THE TASK: Extract the data exactly, missing nothing.

GIVEN DATA:
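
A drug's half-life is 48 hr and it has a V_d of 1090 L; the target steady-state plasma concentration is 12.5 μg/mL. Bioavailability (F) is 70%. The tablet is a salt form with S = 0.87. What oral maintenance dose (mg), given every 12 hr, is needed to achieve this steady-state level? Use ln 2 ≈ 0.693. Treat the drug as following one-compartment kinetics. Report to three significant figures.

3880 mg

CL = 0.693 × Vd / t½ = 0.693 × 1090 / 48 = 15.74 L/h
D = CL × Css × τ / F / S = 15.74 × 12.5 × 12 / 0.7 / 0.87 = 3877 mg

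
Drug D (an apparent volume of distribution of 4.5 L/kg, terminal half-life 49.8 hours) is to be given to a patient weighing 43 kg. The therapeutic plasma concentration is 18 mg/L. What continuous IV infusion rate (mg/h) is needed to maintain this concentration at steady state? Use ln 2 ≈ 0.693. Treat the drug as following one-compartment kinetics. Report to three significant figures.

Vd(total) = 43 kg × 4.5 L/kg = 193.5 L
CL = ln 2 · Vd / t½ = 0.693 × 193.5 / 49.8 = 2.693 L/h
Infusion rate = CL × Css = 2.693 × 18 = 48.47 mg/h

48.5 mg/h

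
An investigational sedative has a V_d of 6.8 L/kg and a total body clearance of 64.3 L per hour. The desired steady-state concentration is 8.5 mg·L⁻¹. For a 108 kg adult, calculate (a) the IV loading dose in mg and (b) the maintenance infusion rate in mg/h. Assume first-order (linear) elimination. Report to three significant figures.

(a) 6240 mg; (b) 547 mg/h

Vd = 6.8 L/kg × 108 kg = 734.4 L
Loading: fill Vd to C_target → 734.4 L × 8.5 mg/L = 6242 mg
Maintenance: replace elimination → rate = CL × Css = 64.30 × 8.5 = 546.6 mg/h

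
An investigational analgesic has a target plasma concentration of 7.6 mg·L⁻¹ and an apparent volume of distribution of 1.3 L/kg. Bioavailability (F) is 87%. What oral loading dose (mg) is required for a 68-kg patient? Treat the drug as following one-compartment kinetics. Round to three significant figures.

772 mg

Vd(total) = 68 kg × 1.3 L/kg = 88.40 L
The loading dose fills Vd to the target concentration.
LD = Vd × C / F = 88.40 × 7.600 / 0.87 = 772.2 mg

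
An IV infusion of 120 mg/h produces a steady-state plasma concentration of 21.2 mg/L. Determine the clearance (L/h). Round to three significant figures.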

ANSWER SECTION:
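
A drug's half-life is 48 hr and it has a V_d of 1090 L; the target steady-state plasma concentration is 12.5 μg/mL. Bioavailability (F) is 70%. The tablet is a salt form with S = 0.87. What oral maintenance dose (mg), given every 12 hr, is needed to achieve this steady-state level? Use ln 2 ≈ 0.693. Treat the drug as following one-compartment kinetics. Report to three significant figures.

3880 mg

CL = 0.693 × Vd / t½ = 0.693 × 1090 / 48 = 15.74 L/h
D = CL × Css × τ / F / S = 15.74 × 12.5 × 12 / 0.7 / 0.87 = 3877 mg

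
Drug D (an apparent volume of distribution of 4.5 L/kg, terminal half-life 49.8 hours) is to be given to a patient weighing 43 kg. The therapeutic plasma concentration is 18 mg/L. What continuous IV infusion rate (mg/h) is needed to maintain this concentration at steady state? Use ln 2 ≈ 0.693. Treat the drug as following one-compartment kinetics. Report to three significant figures.

Vd(total) = 43 kg × 4.5 L/kg = 193.5 L
CL = ln 2 · Vd / t½ = 0.693 × 193.5 / 49.8 = 2.693 L/h
Infusion rate = CL × Css = 2.693 × 18 = 48.47 mg/h

48.5 mg/h

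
An investigational sedative has a V_d of 6.8 L/kg and a total body clearance of 64.3 L per hour. The desired steady-state concentration is 8.5 mg·L⁻¹. For a 108 kg adult, calculate (a) the IV loading dose in mg and (b) the maintenance infusion rate in mg/h. Assume first-order (linear) elimination. Report to three significant figures.

(a) 6240 mg; (b) 547 mg/h

Vd = 6.8 L/kg × 108 kg = 734.4 L
Loading: fill Vd to C_target → 734.4 L × 8.5 mg/L = 6242 mg
Maintenance: replace elimination → rate = CL × Css = 64.30 × 8.5 = 546.6 mg/h

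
An investigational analgesic has a target plasma concentration of 7.6 mg·L⁻¹ and an apparent volume of distribution of 1.3 L/kg. Bioavailability (F) is 87%. What oral loading dose (mg) is required for a 68-kg patient? Treat the drug as following one-compartment kinetics. Round to three significant figures.

772 mg

Vd(total) = 68 kg × 1.3 L/kg = 88.40 L
The loading dose fills Vd to the target concentration.
LD = Vd × C / F = 88.40 × 7.600 / 0.87 = 772.2 mg

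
An IV infusion of 120 mg/h produces a steady-state plasma concentration of 21.2 mg/L. Determine the clearance (L/h). Round to three significant figures.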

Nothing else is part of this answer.